Work instructions
Please output the section of the listing below that opens with the line containing "Let T = -51/(-463)" and closes with the line containing "Answer: 404753292/83803 ≈ 4829.8", exactly and with nothing else.

Material provided
---

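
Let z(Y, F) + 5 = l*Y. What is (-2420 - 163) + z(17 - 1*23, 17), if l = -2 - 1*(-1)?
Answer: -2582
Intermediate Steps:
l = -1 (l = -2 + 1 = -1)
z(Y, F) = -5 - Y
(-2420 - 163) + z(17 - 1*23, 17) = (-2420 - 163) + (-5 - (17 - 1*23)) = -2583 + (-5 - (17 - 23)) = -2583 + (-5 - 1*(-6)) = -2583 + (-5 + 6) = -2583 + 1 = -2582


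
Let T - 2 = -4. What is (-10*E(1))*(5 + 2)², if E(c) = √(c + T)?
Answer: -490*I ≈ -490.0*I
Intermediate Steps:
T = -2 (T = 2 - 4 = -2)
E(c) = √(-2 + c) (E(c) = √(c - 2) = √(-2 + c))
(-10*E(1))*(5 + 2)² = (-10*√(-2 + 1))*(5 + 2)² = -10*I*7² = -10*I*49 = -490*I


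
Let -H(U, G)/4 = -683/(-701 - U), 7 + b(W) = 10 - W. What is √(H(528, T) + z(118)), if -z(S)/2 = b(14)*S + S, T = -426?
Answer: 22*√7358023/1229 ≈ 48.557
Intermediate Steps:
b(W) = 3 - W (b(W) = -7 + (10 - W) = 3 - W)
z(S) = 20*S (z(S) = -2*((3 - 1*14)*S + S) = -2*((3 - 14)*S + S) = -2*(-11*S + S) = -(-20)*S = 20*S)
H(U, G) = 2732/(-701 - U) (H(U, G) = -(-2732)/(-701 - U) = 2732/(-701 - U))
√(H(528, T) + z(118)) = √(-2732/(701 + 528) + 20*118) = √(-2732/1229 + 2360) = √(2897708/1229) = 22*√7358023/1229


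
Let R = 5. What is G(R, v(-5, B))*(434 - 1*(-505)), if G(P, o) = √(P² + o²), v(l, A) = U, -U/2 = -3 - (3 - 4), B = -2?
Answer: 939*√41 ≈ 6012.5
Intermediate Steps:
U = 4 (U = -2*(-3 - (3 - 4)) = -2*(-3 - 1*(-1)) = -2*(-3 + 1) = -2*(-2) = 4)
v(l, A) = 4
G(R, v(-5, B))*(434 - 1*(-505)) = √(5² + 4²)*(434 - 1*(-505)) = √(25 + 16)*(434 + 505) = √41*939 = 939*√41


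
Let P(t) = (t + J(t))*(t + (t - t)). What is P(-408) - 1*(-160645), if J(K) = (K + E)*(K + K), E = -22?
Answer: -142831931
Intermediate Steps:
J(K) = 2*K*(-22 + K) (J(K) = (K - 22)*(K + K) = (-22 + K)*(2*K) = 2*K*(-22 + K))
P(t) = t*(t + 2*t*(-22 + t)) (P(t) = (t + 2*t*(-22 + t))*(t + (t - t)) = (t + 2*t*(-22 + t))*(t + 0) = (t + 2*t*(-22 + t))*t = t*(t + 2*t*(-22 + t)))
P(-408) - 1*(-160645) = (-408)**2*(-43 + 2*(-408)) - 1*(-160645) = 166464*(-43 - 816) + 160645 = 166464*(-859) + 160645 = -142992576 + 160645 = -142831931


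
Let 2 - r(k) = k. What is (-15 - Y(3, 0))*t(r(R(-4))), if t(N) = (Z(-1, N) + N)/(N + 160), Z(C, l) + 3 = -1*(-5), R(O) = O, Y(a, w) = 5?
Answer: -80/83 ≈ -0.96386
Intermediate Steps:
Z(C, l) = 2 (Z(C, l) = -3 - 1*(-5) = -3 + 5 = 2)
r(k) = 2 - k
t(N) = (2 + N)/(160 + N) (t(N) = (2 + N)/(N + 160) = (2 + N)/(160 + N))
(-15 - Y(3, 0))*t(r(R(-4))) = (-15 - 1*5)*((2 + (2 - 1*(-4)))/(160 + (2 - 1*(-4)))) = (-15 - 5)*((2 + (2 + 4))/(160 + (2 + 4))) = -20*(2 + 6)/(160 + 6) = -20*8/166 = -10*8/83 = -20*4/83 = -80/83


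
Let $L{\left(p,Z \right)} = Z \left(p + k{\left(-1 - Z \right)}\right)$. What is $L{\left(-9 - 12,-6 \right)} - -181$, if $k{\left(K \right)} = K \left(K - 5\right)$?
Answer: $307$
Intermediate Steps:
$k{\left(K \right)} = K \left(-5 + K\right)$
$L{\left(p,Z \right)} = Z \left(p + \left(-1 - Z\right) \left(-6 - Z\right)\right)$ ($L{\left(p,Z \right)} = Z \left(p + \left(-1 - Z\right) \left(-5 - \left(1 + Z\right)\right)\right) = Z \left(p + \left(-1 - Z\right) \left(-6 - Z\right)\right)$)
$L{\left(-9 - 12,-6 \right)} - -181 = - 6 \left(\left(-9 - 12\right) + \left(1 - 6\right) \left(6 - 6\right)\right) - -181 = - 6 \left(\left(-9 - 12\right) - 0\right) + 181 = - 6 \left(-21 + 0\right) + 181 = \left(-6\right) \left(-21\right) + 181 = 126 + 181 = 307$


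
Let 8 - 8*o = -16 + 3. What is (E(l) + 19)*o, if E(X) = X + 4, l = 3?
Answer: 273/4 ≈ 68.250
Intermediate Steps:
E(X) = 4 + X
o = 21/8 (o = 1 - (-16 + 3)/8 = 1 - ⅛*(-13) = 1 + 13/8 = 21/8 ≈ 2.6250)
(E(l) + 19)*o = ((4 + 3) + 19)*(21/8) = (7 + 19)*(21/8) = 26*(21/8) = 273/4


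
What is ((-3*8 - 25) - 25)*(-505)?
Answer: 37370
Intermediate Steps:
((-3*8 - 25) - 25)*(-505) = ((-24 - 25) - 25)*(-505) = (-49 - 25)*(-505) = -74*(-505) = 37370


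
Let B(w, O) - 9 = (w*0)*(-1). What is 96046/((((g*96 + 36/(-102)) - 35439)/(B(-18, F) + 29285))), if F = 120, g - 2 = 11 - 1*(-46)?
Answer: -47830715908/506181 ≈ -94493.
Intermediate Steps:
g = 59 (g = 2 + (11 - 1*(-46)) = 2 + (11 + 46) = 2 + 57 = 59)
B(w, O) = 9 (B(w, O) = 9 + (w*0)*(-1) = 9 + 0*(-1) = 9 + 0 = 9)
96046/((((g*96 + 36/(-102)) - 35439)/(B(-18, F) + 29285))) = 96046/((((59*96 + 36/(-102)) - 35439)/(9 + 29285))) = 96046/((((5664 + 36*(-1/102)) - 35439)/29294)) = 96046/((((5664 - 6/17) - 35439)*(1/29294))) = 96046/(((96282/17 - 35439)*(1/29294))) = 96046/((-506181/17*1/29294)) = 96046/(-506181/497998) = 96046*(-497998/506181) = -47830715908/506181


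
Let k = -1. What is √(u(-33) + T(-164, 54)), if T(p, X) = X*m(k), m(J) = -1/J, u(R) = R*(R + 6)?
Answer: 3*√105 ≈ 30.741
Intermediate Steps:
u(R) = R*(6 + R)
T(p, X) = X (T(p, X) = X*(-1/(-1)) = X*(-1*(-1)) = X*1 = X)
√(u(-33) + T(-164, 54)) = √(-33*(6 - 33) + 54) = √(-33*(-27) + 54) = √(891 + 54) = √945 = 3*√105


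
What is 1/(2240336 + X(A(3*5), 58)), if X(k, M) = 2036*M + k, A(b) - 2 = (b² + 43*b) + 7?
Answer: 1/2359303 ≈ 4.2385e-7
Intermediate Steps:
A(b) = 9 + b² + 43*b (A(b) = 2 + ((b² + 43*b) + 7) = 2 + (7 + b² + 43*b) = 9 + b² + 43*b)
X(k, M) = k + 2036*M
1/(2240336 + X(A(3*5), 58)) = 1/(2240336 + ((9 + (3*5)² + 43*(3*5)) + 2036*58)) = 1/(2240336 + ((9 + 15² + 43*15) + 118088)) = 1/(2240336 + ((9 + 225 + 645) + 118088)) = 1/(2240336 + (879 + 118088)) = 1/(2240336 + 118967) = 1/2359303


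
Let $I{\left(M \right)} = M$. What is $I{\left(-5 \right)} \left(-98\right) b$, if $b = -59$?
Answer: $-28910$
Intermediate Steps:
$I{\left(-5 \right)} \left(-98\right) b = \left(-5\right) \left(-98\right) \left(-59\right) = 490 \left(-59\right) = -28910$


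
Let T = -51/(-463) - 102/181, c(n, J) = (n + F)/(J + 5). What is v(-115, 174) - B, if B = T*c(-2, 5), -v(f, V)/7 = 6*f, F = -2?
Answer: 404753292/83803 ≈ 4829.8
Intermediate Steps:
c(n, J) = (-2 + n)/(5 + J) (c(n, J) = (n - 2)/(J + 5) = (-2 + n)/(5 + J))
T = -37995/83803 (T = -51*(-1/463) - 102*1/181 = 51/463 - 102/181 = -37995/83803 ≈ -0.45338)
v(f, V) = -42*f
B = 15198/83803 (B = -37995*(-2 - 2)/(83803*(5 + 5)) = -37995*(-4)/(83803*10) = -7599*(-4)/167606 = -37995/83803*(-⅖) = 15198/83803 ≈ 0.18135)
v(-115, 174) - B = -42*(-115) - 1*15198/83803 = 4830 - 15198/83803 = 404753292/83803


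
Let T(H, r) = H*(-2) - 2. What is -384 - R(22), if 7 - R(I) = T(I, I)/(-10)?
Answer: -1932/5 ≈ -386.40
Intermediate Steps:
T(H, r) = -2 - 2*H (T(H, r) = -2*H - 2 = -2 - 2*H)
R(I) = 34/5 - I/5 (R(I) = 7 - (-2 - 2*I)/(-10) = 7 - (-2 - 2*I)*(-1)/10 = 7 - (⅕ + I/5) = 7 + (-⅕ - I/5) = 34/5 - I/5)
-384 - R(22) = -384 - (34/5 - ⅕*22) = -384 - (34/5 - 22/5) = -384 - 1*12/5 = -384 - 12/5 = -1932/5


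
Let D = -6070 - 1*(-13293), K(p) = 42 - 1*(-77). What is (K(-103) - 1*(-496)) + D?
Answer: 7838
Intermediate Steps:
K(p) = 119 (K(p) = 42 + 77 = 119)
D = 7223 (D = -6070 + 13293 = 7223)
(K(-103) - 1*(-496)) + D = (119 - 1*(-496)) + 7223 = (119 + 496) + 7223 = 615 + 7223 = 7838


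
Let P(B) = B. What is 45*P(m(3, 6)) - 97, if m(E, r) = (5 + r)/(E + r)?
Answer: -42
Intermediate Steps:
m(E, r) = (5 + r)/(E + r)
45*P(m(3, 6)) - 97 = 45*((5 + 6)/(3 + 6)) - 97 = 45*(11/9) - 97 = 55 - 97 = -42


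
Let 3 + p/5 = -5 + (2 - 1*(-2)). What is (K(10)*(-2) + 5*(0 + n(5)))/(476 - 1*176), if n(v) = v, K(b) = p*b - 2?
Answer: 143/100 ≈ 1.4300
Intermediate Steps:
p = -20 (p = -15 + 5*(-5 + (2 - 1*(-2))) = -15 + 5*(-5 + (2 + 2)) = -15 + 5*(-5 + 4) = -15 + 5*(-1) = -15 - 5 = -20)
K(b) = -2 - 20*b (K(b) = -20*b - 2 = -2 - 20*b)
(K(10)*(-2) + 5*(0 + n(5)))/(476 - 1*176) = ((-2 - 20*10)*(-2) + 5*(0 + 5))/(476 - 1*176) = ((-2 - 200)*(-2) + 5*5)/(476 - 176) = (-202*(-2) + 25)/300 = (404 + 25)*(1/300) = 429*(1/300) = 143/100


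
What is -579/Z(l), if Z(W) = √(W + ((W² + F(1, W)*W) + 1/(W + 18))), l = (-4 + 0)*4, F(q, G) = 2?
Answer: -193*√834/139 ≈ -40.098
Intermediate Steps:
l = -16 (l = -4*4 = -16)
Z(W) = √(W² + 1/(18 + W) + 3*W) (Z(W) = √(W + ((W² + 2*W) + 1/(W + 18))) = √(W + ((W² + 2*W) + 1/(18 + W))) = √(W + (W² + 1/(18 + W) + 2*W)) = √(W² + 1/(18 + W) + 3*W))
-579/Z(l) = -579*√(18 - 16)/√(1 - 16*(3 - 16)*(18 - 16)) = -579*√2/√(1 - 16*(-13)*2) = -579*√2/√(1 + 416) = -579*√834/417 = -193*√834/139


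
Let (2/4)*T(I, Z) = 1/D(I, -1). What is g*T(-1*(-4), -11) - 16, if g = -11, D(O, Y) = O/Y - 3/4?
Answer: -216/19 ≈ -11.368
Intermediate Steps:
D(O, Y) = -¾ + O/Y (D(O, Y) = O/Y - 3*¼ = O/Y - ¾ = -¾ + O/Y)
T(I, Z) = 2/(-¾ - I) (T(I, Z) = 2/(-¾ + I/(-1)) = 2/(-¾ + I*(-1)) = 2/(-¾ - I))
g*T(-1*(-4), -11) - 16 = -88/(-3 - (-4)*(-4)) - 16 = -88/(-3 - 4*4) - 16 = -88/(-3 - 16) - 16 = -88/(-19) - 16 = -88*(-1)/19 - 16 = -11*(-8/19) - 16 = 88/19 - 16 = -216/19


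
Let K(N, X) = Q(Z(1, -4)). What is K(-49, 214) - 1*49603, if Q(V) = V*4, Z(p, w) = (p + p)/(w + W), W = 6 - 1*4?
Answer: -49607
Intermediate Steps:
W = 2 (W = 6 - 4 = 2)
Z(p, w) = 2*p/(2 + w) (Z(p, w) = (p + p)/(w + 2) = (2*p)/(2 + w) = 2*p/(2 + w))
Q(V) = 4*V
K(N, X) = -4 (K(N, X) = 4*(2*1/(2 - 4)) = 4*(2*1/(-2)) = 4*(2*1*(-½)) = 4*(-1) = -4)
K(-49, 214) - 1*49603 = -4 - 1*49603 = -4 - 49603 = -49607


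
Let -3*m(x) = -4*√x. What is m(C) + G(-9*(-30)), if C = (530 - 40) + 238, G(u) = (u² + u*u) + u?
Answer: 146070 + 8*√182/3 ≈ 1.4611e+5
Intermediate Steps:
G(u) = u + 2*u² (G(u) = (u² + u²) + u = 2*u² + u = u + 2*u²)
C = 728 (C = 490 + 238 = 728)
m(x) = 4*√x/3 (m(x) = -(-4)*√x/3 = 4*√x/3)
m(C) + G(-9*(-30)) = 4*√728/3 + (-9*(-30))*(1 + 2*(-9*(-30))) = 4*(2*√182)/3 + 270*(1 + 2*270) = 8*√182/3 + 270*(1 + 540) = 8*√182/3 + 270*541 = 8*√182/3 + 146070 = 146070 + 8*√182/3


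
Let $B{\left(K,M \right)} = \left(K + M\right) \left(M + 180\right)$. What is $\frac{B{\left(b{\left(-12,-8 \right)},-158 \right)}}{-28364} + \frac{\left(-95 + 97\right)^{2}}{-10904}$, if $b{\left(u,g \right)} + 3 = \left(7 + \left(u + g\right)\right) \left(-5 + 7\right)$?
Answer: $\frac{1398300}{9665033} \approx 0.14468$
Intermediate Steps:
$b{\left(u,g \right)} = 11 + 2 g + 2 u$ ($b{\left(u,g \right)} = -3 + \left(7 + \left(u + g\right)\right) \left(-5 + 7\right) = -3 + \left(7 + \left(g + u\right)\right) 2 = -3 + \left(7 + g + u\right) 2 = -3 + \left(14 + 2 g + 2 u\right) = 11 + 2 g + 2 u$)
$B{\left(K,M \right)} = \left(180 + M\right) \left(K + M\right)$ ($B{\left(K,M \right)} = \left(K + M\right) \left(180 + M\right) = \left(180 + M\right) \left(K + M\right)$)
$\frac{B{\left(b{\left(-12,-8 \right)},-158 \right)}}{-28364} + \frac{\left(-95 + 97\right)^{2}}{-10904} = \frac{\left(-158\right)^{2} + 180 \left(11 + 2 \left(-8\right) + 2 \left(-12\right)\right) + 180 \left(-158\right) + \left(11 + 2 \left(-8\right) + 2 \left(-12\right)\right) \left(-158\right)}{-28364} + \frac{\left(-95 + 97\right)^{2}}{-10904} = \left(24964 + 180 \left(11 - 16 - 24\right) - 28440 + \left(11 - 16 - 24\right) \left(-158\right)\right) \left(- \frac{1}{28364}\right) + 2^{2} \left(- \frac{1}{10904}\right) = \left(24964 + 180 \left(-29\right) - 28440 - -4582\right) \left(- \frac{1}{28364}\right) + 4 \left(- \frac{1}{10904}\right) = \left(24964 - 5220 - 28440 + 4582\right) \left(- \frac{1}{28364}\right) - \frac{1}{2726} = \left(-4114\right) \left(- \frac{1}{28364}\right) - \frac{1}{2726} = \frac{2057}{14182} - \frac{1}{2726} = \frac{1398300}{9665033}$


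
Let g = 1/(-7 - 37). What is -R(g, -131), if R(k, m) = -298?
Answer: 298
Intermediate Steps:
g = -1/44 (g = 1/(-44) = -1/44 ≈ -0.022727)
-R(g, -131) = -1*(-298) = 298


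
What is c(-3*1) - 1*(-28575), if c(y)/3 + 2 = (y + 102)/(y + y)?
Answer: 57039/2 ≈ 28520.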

---

Response
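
Let T = -51/(-463) - 102/181, c(n, J) = (n + F)/(J + 5). What is v(-115, 174) - B, if B = T*c(-2, 5), -v(f, V)/7 = 6*f, F = -2?
Answer: 404753292/83803 ≈ 4829.8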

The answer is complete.